Dataset entries
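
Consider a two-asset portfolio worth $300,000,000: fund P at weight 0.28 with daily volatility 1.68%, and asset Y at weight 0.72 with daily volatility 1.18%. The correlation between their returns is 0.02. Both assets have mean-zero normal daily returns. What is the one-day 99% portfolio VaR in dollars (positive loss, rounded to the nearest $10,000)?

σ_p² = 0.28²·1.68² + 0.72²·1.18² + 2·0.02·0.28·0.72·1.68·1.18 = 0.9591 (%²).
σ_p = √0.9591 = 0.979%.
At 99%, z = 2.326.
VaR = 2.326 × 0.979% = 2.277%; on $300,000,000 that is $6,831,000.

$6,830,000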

...

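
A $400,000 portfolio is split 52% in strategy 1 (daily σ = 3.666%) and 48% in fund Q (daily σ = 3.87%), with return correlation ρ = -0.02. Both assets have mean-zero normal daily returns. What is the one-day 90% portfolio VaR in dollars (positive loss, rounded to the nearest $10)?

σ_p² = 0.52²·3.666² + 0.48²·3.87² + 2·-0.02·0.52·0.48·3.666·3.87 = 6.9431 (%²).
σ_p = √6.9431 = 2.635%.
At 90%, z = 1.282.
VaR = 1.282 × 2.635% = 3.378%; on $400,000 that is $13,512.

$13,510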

---

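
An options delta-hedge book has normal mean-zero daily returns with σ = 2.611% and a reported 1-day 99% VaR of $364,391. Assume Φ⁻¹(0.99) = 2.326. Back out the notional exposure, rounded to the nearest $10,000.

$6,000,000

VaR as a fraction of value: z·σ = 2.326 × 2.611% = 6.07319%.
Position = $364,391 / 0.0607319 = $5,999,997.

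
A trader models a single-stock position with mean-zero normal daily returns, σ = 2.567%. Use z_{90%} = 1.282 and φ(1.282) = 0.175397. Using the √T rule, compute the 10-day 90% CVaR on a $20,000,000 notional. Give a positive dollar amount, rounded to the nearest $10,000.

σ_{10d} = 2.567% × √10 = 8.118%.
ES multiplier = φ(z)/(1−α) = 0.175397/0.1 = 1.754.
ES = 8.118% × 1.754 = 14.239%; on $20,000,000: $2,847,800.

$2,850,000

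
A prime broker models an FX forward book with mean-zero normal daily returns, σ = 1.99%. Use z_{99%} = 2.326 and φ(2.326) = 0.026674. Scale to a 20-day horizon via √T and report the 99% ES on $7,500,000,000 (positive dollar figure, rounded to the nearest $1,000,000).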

» **ACTION ITEM**:
Reprint exactly the lines above that start at the one with "An options delta-hedge" and end at the one with "A prime broker", keeping both and adding none.

» **COMPLETED TASK**:
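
An options delta-hedge book has normal mean-zero daily returns with σ = 2.611% and a reported 1-day 99% VaR of $364,391. Assume Φ⁻¹(0.99) = 2.326. Back out the notional exposure, rounded to the nearest $10,000.

$6,000,000

VaR as a fraction of value: z·σ = 2.326 × 2.611% = 6.07319%.
Position = $364,391 / 0.0607319 = $5,999,997.

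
A trader models a single-stock position with mean-zero normal daily returns, σ = 2.567%. Use z_{90%} = 1.282 and φ(1.282) = 0.175397. Using the √T rule, compute the 10-day 90% CVaR on a $20,000,000 notional. Give a positive dollar amount, rounded to the nearest $10,000.

σ_{10d} = 2.567% × √10 = 8.118%.
ES multiplier = φ(z)/(1−α) = 0.175397/0.1 = 1.754.
ES = 8.118% × 1.754 = 14.239%; on $20,000,000: $2,847,800.

$2,850,000

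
A prime broker models an FX forward book with mean-zero normal daily returns, σ = 1.99%. Use z_{99%} = 2.326 and φ(2.326) = 0.026674. Scale to a 20-day horizon via √T and report the 99% ES on $7,500,000,000 (positive dollar figure, rounded to the nearest $1,000,000).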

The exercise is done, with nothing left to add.